_Requirement_
Down to the last line, retype each line of the entries exactly, starting with the one that contains "A 20-item financial".

(Source data)
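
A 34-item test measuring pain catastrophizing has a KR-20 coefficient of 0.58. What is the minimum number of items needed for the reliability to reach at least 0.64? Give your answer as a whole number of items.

44

Spearman-Brown solved for the length factor n:
n = r*(1 − r) / [ r (1 − r*) ]
n = 0.64 × (1 − 0.58) / [ 0.58 × (1 − 0.64) ]
  = 0.2688 / 0.2088 = 1.2874
So the test needs 1.2874 × 34 ≈ 43.77 items; rounding up, 44.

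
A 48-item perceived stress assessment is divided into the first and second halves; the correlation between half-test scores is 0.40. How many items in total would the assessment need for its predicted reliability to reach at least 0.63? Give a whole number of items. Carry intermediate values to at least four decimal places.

Corrected full-test reliability: r_full = 2 × 0.40 / (1 + 0.40) ≈ 0.5714
n = r_tgt(1 − r_full) / [r_full(1 − r_tgt)] = 0.63 × 0.4286 / (0.5714 × 0.37) ≈ 1.2772
Items = 1.2772 × 48 ≈ 61.31 → 62

62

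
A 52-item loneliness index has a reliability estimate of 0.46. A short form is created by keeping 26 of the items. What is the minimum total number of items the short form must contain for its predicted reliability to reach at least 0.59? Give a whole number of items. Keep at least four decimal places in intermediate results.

First, r for the 26-item form: n = 26/52 = 0.5000, so r_26 = 0.5000·0.46/(1 + (0.5000 − 1)·0.46) = 0.2987
Length factor from the short form to reach 0.59: n' = 0.59(1 − 0.2987) / [0.2987(1 − 0.59)] ≈ 3.3786
Total items = 3.3786 × 26 = 87.84, rounded up to 88.

88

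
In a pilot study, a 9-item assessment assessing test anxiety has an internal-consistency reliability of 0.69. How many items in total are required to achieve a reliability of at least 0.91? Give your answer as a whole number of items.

41

Invert Spearman-Brown to solve for n:
n = r_target (1 − r_old) / [ r_old (1 − r_target) ]
n = 0.91 × (1 − 0.69) / [ 0.69 × (1 − 0.91) ]
  = 0.2821 / 0.0621 = 4.5427
So the test needs 4.5427 × 9 ≈ 40.88 items; rounding up, 41.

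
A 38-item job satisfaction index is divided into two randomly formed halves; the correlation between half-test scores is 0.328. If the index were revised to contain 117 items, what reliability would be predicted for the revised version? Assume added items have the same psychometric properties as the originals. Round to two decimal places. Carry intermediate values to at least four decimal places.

0.75

First correct the split-half correlation to full-test reliability: r_full = 2 × 0.328 / (1 + 0.328) ≈ 0.4940
Then adjust to 117 items: n = 117/38 = 3.0789
r_new = n·r_full / (1 + (n − 1)·r_full) = 1.5210 / 2.0270 ≈ 0.7504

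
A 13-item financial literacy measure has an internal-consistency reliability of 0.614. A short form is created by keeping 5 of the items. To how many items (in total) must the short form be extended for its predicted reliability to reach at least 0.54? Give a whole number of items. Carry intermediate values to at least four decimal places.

10

Short-form reliability: n = 5/13 = 0.3846; r_5 = n·r/(1+(n−1)r) ≈ 0.3796
Length factor from the short form to reach 0.54: n' = 0.54(1 − 0.3796) / [0.3796(1 − 0.54)] ≈ 1.9186
Items = 1.9186 × 5 ≈ 9.59 → 10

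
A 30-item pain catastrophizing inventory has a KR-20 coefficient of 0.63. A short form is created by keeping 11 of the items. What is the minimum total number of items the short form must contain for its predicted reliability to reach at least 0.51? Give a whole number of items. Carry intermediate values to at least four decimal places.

Short-form reliability: n = 11/30 = 0.3667; r_11 = n·r/(1+(n−1)r) ≈ 0.3844
Then solve for n' with r_old = 0.3844, r_target = 0.51: n' = 0.51(1 − 0.3844)/[0.3844(1 − 0.51)] = 1.6668
Total items = 1.6668 × 11 = 18.33, rounded up to 19.

19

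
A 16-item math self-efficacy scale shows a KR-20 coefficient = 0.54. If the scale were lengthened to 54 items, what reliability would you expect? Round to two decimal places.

0.80

Length ratio n = 54/16 = 3.375
r_new = 3.375·0.54 / [1 + (3.375 − 1)·0.54]
r_new = 1.8225 / 2.2825 ≈ 0.7985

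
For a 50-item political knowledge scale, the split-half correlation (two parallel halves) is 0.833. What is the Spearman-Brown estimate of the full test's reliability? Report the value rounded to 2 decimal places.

The full test is twice the length of either half (n = 2).
r_full = 2r_hh / (1 + r_hh) = 2 × 0.833 / (1 + 0.833)
       = 1.6660 / 1.8330 = 0.9089

0.91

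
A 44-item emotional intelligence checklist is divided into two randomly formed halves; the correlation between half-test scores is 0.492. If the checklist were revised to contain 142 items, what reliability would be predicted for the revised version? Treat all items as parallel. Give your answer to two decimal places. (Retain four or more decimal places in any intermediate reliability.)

0.86

Full-test reliability from the split-half r: r_full = 2(0.492)/(1 + 0.492) = 0.6595
Length factor from 44 to 142 items: n = 142/44 = 3.2273
r_new = n·r_full / (1 + (n − 1)·r_full) = 2.1284 / 2.4689 ≈ 0.8621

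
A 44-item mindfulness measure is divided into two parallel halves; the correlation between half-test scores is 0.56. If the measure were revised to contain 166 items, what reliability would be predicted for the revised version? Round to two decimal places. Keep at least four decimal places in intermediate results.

First correct the split-half correlation to full-test reliability: r_full = 2 × 0.56 / (1 + 0.56) ≈ 0.7179
Length factor from 44 to 166 items: n = 166/44 = 3.7727
r_new = n·r_full / (1 + (n − 1)·r_full) = 2.7084 / 2.9905 ≈ 0.9057

0.91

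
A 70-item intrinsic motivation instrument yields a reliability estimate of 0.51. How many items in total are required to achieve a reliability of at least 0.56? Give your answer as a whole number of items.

Rearranging the Spearman-Brown formula for n,
n = r_target (1 − r_old) / [ r_old (1 − r_target) ]
n = 0.56(1 − 0.51) / [0.51(1 − 0.56)]
  = 0.2744 / 0.2244 = 1.2228
So the test needs 1.2228 × 70 ≈ 85.60 items; rounding up, 86.

86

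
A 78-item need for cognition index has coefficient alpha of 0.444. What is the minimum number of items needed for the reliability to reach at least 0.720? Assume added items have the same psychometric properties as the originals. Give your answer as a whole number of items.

Rearranging the Spearman-Brown formula for n,
n = r_target (1 − r_old) / [ r_old (1 − r_target) ]
n = 0.720 × (1 − 0.444) / [ 0.444 × (1 − 0.720) ]
n = 0.400320 / 0.124320 ≈ 3.2201
3.2201 × 78 = 251.17 → 252 items

252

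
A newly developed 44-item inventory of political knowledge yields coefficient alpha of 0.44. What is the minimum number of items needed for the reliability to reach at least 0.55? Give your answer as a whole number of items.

Rearranging the Spearman-Brown formula for n,
n = r_target (1 − r_old) / [ r_old (1 − r_target) ]
n = [0.55 × 0.56] / [0.44 × 0.45]
n = 0.3080 / 0.1980 ≈ 1.5556
Items needed = n × 44 = 1.5556 × 44 ≈ 68.45 → round up to 69

69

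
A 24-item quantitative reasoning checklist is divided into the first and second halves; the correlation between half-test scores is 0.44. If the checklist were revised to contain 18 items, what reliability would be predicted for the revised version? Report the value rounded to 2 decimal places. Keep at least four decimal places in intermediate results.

Spearman-Brown correction (n = 2): r_full = 2·0.44/(1 + 0.44) = 0.6111
Then adjust to 18 items: n = 18/24 = 0.7500
r_new = n·r_full / (1 + (n − 1)·r_full) = 0.4583 / 0.8472 ≈ 0.5410

0.54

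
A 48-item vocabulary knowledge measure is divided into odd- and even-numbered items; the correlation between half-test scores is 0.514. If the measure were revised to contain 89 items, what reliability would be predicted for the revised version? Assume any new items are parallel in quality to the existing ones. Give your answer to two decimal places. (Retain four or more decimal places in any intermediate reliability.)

0.80

Spearman-Brown correction (n = 2): r_full = 2·0.514/(1 + 0.514) = 0.6790
Length factor from 48 to 89 items: n = 89/48 = 1.8542
r_new = n·r_full / (1 + (n − 1)·r_full) = 1.2590 / 1.5800 ≈ 0.7968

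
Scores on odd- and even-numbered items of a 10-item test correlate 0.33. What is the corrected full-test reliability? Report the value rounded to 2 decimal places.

Each half is half the length of the full test, so the full test is n = 2 times a half.
r_full = 2r_hh / (1 + r_hh) = 2 × 0.33 / (1 + 0.33)
       = 0.6600 / 1.3300 = 0.4962

0.50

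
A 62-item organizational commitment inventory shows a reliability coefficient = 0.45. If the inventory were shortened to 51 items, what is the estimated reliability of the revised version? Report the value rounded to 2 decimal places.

n = 51/62 = 0.8226
Apply the Spearman-Brown prophecy formula, r' = nr / [1 + (n − 1)r]:
r_new = (0.8226 × 0.45) / (1 + (0.8226 − 1) × 0.45)
     = 0.3702 / 0.9202 = 0.4023

0.40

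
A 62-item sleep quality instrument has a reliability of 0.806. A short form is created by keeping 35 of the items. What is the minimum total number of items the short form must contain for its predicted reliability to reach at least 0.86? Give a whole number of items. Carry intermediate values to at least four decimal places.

First, r for the 35-item form: n = 35/62 = 0.5645, so r_35 = 0.5645·0.806/(1 + (0.5645 − 1)·0.806) = 0.7011
Then solve for n' with r_old = 0.7011, r_target = 0.86: n' = 0.86(1 − 0.7011)/[0.7011(1 − 0.86)] = 2.6189
Items = 2.6189 × 35 ≈ 91.66 → 92

92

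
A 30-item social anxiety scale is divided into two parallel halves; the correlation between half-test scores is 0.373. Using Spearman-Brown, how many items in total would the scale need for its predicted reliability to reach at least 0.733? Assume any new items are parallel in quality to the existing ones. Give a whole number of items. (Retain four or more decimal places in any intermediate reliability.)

70

r_full = 2(0.373)/(1 + 0.373) = 0.5433
n = r_tgt(1 − r_full) / [r_full(1 − r_tgt)] = 0.733 × 0.4567 / (0.5433 × 0.267) ≈ 2.3077
Items = 2.3077 × 30 ≈ 69.23 → 70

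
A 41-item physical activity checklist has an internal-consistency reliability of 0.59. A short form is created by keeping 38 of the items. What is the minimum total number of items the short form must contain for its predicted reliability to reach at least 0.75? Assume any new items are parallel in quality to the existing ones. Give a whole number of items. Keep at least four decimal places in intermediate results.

86

First, r for the 38-item form: n = 38/41 = 0.9268, so r_38 = 0.9268·0.59/(1 + (0.9268 − 1)·0.59) = 0.5715
Then solve for n' with r_old = 0.5715, r_target = 0.75: n' = 0.75(1 − 0.5715)/[0.5715(1 − 0.75)] = 2.2493
Total items = 2.2493 × 38 = 85.47, rounded up to 86.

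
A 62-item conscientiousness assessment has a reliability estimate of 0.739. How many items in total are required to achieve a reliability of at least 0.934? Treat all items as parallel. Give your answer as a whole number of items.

Spearman-Brown solved for the length factor n:
n = r_target (1 − r_old) / [ r_old (1 − r_target) ]
n = 0.934 × (1 − 0.739) / [ 0.739 × (1 − 0.934) ]
n = 0.243774 / 0.048774 ≈ 4.9980
Items needed = n × 62 = 4.9980 × 62 ≈ 309.88 → round up to 310

310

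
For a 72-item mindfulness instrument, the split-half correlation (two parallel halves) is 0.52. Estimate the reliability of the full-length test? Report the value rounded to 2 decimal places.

0.68

r_full = 2r_hh / (1 + r_hh) = 2 × 0.52 / (1 + 0.52)
       = 1.0400 / 1.5200 = 0.6842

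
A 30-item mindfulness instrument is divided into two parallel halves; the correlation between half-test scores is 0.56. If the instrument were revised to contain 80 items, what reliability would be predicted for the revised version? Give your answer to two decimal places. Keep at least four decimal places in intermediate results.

First correct the split-half correlation to full-test reliability: r_full = 2 × 0.56 / (1 + 0.56) ≈ 0.7179
Length factor from 30 to 80 items: n = 80/30 = 2.6667
r_new = n·r_full / (1 + (n − 1)·r_full) = 1.9144 / 2.1965 ≈ 0.8716

0.87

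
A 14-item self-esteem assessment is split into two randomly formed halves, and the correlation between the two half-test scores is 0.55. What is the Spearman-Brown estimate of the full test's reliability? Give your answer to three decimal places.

0.710

r_full = 2(0.55) / (1 + 0.55)
r_full = 1.1000 / 1.5500 ≈ 0.7097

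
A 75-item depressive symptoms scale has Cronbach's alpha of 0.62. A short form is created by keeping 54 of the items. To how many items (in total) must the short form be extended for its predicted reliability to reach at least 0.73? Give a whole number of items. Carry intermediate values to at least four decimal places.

125

First, r for the 54-item form: n = 54/75 = 0.7200, so r_54 = 0.7200·0.62/(1 + (0.7200 − 1)·0.62) = 0.5402
Length factor from the short form to reach 0.73: n' = 0.73(1 − 0.5402) / [0.5402(1 − 0.73)] ≈ 2.3013
Items = 2.3013 × 54 ≈ 124.27 → 125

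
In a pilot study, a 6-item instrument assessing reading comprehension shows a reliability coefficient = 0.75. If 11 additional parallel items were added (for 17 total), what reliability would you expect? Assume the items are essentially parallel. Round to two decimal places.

0.89

n = 17/6 = 2.8333
r_new = (2.8333 × 0.75) / (1 + (2.8333 − 1) × 0.75)
     = 2.1250 / 2.3750 = 0.8947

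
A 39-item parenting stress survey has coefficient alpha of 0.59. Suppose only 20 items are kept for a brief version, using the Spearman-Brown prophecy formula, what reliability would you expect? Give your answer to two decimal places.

0.42

The new length is 20/39 = 0.5128 times the old.
Apply the Spearman-Brown prophecy formula, r' = nr / [1 + (n − 1)r]:
r_new = (0.5128 × 0.59) / (1 + (0.5128 − 1) × 0.59)
     = 0.3026 / 0.7126 = 0.4246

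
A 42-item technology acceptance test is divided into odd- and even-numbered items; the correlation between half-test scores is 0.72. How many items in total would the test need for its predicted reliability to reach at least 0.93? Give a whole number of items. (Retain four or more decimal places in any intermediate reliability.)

r_full = 2(0.72)/(1 + 0.72) = 0.8372
n = r_tgt(1 − r_full) / [r_full(1 − r_tgt)] = 0.93 × 0.1628 / (0.8372 × 0.07) ≈ 2.5835
Required items = 2.5835 × 42 = 108.51, so 109 items.

109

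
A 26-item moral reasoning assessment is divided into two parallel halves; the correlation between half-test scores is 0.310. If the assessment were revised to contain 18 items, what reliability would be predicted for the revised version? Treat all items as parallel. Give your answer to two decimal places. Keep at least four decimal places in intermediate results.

Spearman-Brown correction (n = 2): r_full = 2·0.310/(1 + 0.310) = 0.4733
Then adjust to 18 items: n = 18/26 = 0.6923
r_new = n·r_full / (1 + (n − 1)·r_full) = 0.3277 / 0.8544 ≈ 0.3835

0.38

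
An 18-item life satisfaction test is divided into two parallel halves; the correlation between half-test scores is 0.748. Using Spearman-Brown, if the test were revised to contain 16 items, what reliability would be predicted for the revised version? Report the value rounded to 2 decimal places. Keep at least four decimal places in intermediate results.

0.84

Spearman-Brown correction (n = 2): r_full = 2·0.748/(1 + 0.748) = 0.8558
Length factor from 18 to 16 items: n = 16/18 = 0.8889
r_new = n·r_full / (1 + (n − 1)·r_full) = 0.7607 / 0.9049 ≈ 0.8406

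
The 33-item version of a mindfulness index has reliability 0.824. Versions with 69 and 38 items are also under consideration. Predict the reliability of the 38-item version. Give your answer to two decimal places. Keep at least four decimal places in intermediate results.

0.84

The 69-item form is not needed; work directly from the 33-item form with n = 38/33 = 1.1515.
r_{38} = n·r / (1 + (n − 1)·r) = 0.9488 / 1.1248 ≈ 0.8435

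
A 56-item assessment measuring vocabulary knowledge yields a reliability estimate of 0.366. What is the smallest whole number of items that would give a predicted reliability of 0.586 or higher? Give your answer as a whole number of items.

138

n = [0.586 × 0.634] / [0.366 × 0.414]
n = 0.371524 / 0.151524 ≈ 2.4519
So the test needs 2.4519 × 56 ≈ 137.31 items; rounding up, 138.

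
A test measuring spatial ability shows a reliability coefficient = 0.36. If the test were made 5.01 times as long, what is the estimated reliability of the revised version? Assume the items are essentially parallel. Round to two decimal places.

r_new = 5.01·0.36 / [1 + (5.01 − 1)·0.36]
     = 1.8036 / 2.4436 = 0.7381

0.74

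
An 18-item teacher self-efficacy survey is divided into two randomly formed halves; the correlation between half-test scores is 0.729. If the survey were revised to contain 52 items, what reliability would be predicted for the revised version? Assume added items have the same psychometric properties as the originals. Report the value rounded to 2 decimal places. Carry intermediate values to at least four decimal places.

0.94

Spearman-Brown correction (n = 2): r_full = 2·0.729/(1 + 0.729) = 0.8433
Then adjust to 52 items: n = 52/18 = 2.8889
r_new = n·r_full / (1 + (n − 1)·r_full) = 2.4362 / 2.5929 ≈ 0.9396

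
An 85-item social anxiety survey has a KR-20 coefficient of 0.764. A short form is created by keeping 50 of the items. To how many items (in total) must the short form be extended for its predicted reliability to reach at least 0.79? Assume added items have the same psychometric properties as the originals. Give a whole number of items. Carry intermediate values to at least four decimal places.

Short-form reliability: n = 50/85 = 0.5882; r_50 = n·r/(1+(n−1)r) ≈ 0.6557
Length factor from the short form to reach 0.79: n' = 0.79(1 − 0.6557) / [0.6557(1 − 0.79)] ≈ 1.9753
Total items = 1.9753 × 50 = 98.77, rounded up to 99.

99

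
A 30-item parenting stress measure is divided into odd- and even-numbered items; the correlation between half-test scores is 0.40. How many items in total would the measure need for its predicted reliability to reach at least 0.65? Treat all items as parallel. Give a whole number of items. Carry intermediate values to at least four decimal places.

42

Corrected full-test reliability: r_full = 2 × 0.40 / (1 + 0.40) ≈ 0.5714
n = r_tgt(1 − r_full) / [r_full(1 − r_tgt)] = 0.65 × 0.4286 / (0.5714 × 0.35) ≈ 1.3930
Required items = 1.3930 × 30 = 41.79, so 42 items.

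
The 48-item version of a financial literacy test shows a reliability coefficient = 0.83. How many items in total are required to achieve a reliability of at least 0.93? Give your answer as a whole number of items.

131

n = 0.93 × (1 − 0.83) / [ 0.83 × (1 − 0.93) ]
  = 0.1581 / 0.0581 = 2.7212
So the test needs 2.7212 × 48 ≈ 130.62 items; rounding up, 131.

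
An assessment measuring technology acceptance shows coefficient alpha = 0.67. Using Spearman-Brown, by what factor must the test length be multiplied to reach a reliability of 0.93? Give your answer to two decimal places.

6.54

n = 0.93(1 − 0.67) / [0.67(1 − 0.93)]
  = 0.3069 / 0.0469 = 6.5437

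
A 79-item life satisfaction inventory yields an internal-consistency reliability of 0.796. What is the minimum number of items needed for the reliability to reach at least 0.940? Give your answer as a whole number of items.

318

n = 0.940(1 − 0.796) / [0.796(1 − 0.940)]
n = 0.191760 / 0.047760 ≈ 4.0151
So the test needs 4.0151 × 79 ≈ 317.19 items; rounding up, 318.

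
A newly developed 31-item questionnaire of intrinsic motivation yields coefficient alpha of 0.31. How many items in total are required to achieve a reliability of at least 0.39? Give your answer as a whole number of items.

45

Rearranging the Spearman-Brown formula for n,
n = r_target (1 − r_old) / [ r_old (1 − r_target) ]
n = 0.39(1 − 0.31) / [0.31(1 − 0.39)]
n = 0.2691 / 0.1891 ≈ 1.4231
1.4231 × 31 = 44.12 → 45 items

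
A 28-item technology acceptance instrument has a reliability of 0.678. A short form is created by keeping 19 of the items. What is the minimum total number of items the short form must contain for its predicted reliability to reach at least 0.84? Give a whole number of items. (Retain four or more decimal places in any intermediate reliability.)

First, r for the 19-item form: n = 19/28 = 0.6786, so r_19 = 0.6786·0.678/(1 + (0.6786 − 1)·0.678) = 0.5883
Length factor from the short form to reach 0.84: n' = 0.84(1 − 0.5883) / [0.5883(1 − 0.84)] ≈ 3.6740
Items = 3.6740 × 19 ≈ 69.81 → 70

70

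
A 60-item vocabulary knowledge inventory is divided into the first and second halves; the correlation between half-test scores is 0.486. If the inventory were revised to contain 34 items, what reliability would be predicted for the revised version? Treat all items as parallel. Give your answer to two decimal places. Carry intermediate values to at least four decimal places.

0.52

First correct the split-half correlation to full-test reliability: r_full = 2 × 0.486 / (1 + 0.486) ≈ 0.6541
Length factor from 60 to 34 items: n = 34/60 = 0.5667
r_new = n·r_full / (1 + (n − 1)·r_full) = 0.3707 / 0.7166 ≈ 0.5173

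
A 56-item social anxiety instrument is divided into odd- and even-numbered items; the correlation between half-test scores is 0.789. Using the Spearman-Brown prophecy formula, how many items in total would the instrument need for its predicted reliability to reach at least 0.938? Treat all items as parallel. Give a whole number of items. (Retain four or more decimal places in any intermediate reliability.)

114

Corrected full-test reliability: r_full = 2 × 0.789 / (1 + 0.789) ≈ 0.8821
n = r_tgt(1 − r_full) / [r_full(1 − r_tgt)] = 0.938 × 0.1179 / (0.8821 × 0.062) ≈ 2.0221
Items = 2.0221 × 56 ≈ 113.24 → 114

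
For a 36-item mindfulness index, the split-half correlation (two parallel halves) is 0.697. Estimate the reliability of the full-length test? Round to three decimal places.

0.821

Each half is half the length of the full test, so the full test is n = 2 times a half.
r_full = 2(0.697) / (1 + 0.697)
       = 1.3940 / 1.6970 = 0.8214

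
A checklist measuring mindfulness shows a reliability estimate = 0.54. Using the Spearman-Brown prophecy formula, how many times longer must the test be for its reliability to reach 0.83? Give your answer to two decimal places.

4.16

n = 0.83 × (1 − 0.54) / [ 0.54 × (1 − 0.83) ]
n = 0.3818 / 0.0918 ≈ 4.1590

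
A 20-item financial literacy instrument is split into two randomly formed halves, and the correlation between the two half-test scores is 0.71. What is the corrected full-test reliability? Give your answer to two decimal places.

r_full = 2r_hh / (1 + r_hh) = 2 × 0.71 / (1 + 0.71)
       = 1.4200 / 1.7100 = 0.8304

0.83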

_Task answer_
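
A 20-item financial literacy instrument is split into two randomly formed halves, and the correlation between the two half-test scores is 0.71. What is the corrected full-test reliability? Give your answer to two decimal places.

r_full = 2r_hh / (1 + r_hh) = 2 × 0.71 / (1 + 0.71)
       = 1.4200 / 1.7100 = 0.8304

0.83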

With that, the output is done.